▸ **Problem statement**: Your task is to copy every line of the entries that holds the word "clean".

▸ **Data listing**:
:::::

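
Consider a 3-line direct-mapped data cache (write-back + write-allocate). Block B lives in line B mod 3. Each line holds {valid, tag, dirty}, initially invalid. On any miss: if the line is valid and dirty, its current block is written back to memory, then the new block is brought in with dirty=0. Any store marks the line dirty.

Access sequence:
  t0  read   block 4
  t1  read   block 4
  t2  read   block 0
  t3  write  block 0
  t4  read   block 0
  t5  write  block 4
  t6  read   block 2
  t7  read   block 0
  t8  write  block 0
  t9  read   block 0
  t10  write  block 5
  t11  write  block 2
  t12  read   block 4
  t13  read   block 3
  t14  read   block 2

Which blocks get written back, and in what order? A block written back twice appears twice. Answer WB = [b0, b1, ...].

0: R B4 -> L1 miss  d=-]
1: R B4 -> L1 hit  d=-]
2: R B0 -> L0 miss  d=-]
3: W B0 -> L0 hit  d=D]
4: R B0 -> L0 hit  d=D]
5: W B4 -> L1 hit  d=D]
6: R B2 -> L2 miss  d=-]
7: R B0 -> L0 hit  d=D]
8: W B0 -> L0 hit  d=D]
9: R B0 -> L0 hit  d=D]
10: W B5 -> L2 miss  d=D]
11: W B2 -> L2 miss wb->B5  d=D]
12: R B4 -> L1 hit  d=D]
13: R B3 -> L0 miss wb->B0  d=-]
14: R B2 -> L2 hit  d=D]

WB = [5, 0]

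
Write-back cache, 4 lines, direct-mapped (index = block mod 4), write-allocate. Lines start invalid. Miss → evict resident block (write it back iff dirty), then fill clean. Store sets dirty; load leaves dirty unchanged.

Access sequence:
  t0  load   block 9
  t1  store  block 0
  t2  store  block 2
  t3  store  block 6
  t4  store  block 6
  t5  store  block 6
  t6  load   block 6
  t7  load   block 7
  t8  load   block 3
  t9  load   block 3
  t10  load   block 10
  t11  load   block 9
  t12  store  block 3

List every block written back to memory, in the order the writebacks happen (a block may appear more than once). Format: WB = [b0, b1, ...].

0: R B9 → L1 miss [-]
1: W B0 → L0 miss [D]
2: W B2 → L2 miss [D]
3: W B6 → L2 miss wb→B2 [D]
4: W B6 → L2 hit [D]
5: W B6 → L2 hit [D]
6: R B6 → L2 hit [D]
7: R B7 → L3 miss [-]
8: R B3 → L3 miss [-]
9: R B3 → L3 hit [-]
10: R B10 → L2 miss wb→B6 [-]
11: R B9 → L1 hit [-]
12: W B3 → L3 hit [D]

WB = [2, 6]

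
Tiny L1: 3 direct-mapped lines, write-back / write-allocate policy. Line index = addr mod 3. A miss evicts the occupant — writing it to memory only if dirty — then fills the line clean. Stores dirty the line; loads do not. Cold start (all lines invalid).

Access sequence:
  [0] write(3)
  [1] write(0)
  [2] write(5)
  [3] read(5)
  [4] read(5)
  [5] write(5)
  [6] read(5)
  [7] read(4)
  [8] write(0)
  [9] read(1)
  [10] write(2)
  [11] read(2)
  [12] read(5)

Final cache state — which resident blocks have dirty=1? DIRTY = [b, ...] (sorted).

DIRTY = [0]

  0 | W B3 → L0 miss [D]
  1 | W B0 → L0 miss wb→B3 [D]
  2 | W B5 → L2 miss [D]
  3 | R B5 → L2 hit [D]
  4 | R B5 → L2 hit [D]
  5 | W B5 → L2 hit [D]
  6 | R B5 → L2 hit [D]
  7 | R B4 → L1 miss [-]
  8 | W B0 → L0 hit [D]
  9 | R B1 → L1 miss [-]
  10 | W B2 → L2 miss wb→B5 [D]
  11 | R B2 → L2 hit [D]
  12 | R B5 → L2 miss wb→B2 [-]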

:::::

▸ **Written solution**:
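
Write-back cache, 4 lines, direct-mapped (index = block mod 4), write-allocate. Lines start invalid. Miss → evict resident block (write it back iff dirty), then fill clean. Store sets dirty; load leaves dirty unchanged.
Tiny L1: 3 direct-mapped lines, write-back / write-allocate policy. Line index = addr mod 3. A miss evicts the occupant — writing it to memory only if dirty — then fills the line clean. Stores dirty the line; loads do not. Cold start (all lines invalid).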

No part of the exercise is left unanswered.